* _PROBLEM DESCRIPTION_
Line by line, output the data that follows exactly as written.

***** GIVEN DATA *****

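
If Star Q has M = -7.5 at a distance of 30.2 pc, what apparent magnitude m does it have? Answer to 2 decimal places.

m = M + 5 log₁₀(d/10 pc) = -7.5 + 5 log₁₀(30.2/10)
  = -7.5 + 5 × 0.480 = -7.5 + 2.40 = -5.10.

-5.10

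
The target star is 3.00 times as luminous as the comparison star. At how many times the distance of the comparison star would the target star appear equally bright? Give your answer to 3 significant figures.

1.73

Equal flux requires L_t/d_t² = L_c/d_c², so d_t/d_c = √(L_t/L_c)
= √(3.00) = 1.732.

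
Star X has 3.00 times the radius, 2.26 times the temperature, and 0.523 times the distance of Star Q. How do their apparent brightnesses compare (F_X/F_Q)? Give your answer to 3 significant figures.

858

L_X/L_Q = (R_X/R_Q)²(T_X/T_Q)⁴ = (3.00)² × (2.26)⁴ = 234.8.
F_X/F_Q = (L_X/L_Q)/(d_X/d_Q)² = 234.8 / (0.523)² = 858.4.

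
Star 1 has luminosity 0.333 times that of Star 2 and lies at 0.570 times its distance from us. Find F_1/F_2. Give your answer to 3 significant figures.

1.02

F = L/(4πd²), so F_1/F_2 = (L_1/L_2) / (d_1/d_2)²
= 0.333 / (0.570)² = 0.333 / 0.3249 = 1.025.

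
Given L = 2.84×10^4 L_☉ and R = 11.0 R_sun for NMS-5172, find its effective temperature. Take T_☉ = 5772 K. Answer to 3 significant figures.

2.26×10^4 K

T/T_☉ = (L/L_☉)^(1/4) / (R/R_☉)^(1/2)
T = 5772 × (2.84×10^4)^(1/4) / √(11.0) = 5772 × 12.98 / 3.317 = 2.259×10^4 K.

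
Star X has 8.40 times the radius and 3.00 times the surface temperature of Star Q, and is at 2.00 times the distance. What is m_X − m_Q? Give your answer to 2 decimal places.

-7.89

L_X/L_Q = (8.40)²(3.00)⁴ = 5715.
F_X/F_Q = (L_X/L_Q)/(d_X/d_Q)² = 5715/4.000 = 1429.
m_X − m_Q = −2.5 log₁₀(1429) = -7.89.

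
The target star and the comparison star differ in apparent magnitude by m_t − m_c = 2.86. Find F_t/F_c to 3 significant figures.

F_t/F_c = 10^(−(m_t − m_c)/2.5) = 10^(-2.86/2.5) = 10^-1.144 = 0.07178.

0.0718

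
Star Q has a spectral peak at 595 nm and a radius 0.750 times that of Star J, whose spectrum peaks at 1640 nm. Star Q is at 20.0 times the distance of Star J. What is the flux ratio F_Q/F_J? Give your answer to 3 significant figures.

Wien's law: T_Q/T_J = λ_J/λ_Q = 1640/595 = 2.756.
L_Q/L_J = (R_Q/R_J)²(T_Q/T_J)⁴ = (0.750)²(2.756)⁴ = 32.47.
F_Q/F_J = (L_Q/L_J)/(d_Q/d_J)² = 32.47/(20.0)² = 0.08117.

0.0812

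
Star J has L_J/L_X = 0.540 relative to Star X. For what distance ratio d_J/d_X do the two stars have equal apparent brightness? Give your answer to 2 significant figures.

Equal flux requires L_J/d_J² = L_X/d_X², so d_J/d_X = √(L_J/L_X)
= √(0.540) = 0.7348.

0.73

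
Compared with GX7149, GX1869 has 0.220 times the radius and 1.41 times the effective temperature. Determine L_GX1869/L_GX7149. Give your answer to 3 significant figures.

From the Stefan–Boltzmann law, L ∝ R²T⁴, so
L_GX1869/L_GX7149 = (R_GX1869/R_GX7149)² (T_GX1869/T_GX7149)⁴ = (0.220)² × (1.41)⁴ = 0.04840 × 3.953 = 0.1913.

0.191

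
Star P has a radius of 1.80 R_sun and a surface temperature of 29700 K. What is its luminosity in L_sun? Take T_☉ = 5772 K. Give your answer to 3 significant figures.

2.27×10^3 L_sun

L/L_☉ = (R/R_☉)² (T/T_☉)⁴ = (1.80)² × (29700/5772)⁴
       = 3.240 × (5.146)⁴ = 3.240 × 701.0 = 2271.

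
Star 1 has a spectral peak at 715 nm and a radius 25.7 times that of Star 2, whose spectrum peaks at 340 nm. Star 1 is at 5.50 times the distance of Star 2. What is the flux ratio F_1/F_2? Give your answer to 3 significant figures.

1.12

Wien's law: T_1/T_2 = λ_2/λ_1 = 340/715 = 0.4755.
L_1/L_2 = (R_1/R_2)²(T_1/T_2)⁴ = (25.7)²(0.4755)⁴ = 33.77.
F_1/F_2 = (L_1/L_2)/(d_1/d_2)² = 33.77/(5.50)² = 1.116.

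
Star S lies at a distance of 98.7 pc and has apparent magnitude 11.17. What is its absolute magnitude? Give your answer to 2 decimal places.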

*****

* _RESULT OF THE TASK_
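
If Star Q has M = -7.5 at a distance of 30.2 pc, what apparent magnitude m does it have? Answer to 2 decimal places.

m = M + 5 log₁₀(d/10 pc) = -7.5 + 5 log₁₀(30.2/10)
  = -7.5 + 5 × 0.480 = -7.5 + 2.40 = -5.10.

-5.10

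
The target star is 3.00 times as luminous as the comparison star. At how many times the distance of the comparison star would the target star appear equally bright? Give your answer to 3 significant figures.

1.73

Equal flux requires L_t/d_t² = L_c/d_c², so d_t/d_c = √(L_t/L_c)
= √(3.00) = 1.732.

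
Star X has 3.00 times the radius, 2.26 times the temperature, and 0.523 times the distance of Star Q. How do their apparent brightnesses compare (F_X/F_Q)? Give your answer to 3 significant figures.

858

L_X/L_Q = (R_X/R_Q)²(T_X/T_Q)⁴ = (3.00)² × (2.26)⁴ = 234.8.
F_X/F_Q = (L_X/L_Q)/(d_X/d_Q)² = 234.8 / (0.523)² = 858.4.

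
Star 1 has luminosity 0.333 times that of Star 2 and lies at 0.570 times its distance from us. Find F_1/F_2. Give your answer to 3 significant figures.

1.02

F = L/(4πd²), so F_1/F_2 = (L_1/L_2) / (d_1/d_2)²
= 0.333 / (0.570)² = 0.333 / 0.3249 = 1.025.

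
Given L = 2.84×10^4 L_☉ and R = 11.0 R_sun for NMS-5172, find its effective temperature. Take T_☉ = 5772 K. Answer to 3 significant figures.

2.26×10^4 K

T/T_☉ = (L/L_☉)^(1/4) / (R/R_☉)^(1/2)
T = 5772 × (2.84×10^4)^(1/4) / √(11.0) = 5772 × 12.98 / 3.317 = 2.259×10^4 K.

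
Star X has 8.40 times the radius and 3.00 times the surface temperature of Star Q, and is at 2.00 times the distance. What is m_X − m_Q? Give your answer to 2 decimal places.

-7.89

L_X/L_Q = (8.40)²(3.00)⁴ = 5715.
F_X/F_Q = (L_X/L_Q)/(d_X/d_Q)² = 5715/4.000 = 1429.
m_X − m_Q = −2.5 log₁₀(1429) = -7.89.

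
The target star and the comparison star differ in apparent magnitude by m_t − m_c = 2.86. Find F_t/F_c to 3 significant figures.

F_t/F_c = 10^(−(m_t − m_c)/2.5) = 10^(-2.86/2.5) = 10^-1.144 = 0.07178.

0.0718

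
Star Q has a spectral peak at 595 nm and a radius 0.750 times that of Star J, whose spectrum peaks at 1640 nm. Star Q is at 20.0 times the distance of Star J. What is the flux ratio F_Q/F_J? Give your answer to 3 significant figures.

Wien's law: T_Q/T_J = λ_J/λ_Q = 1640/595 = 2.756.
L_Q/L_J = (R_Q/R_J)²(T_Q/T_J)⁴ = (0.750)²(2.756)⁴ = 32.47.
F_Q/F_J = (L_Q/L_J)/(d_Q/d_J)² = 32.47/(20.0)² = 0.08117.

0.0812

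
Star J has L_J/L_X = 0.540 relative to Star X. For what distance ratio d_J/d_X do the two stars have equal apparent brightness? Give your answer to 2 significant figures.

Equal flux requires L_J/d_J² = L_X/d_X², so d_J/d_X = √(L_J/L_X)
= √(0.540) = 0.7348.

0.73

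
Compared with GX7149, GX1869 has 0.220 times the radius and 1.41 times the effective temperature. Determine L_GX1869/L_GX7149. Give your answer to 3 significant figures.

From the Stefan–Boltzmann law, L ∝ R²T⁴, so
L_GX1869/L_GX7149 = (R_GX1869/R_GX7149)² (T_GX1869/T_GX7149)⁴ = (0.220)² × (1.41)⁴ = 0.04840 × 3.953 = 0.1913.

0.191

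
Star P has a radius of 1.80 R_sun and a surface temperature of 29700 K. What is its luminosity in L_sun? Take T_☉ = 5772 K. Give your answer to 3 significant figures.

2.27×10^3 L_sun

L/L_☉ = (R/R_☉)² (T/T_☉)⁴ = (1.80)² × (29700/5772)⁴
       = 3.240 × (5.146)⁴ = 3.240 × 701.0 = 2271.

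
Star 1 has a spectral peak at 715 nm and a radius 25.7 times that of Star 2, whose spectrum peaks at 340 nm. Star 1 is at 5.50 times the distance of Star 2. What is the flux ratio F_1/F_2? Give your answer to 3 significant figures.

1.12

Wien's law: T_1/T_2 = λ_2/λ_1 = 340/715 = 0.4755.
L_1/L_2 = (R_1/R_2)²(T_1/T_2)⁴ = (25.7)²(0.4755)⁴ = 33.77.
F_1/F_2 = (L_1/L_2)/(d_1/d_2)² = 33.77/(5.50)² = 1.116.

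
Star S lies at a distance of 98.7 pc and has apparent magnitude 11.17. What is its absolute magnitude? Give your answer to 2 decimal places.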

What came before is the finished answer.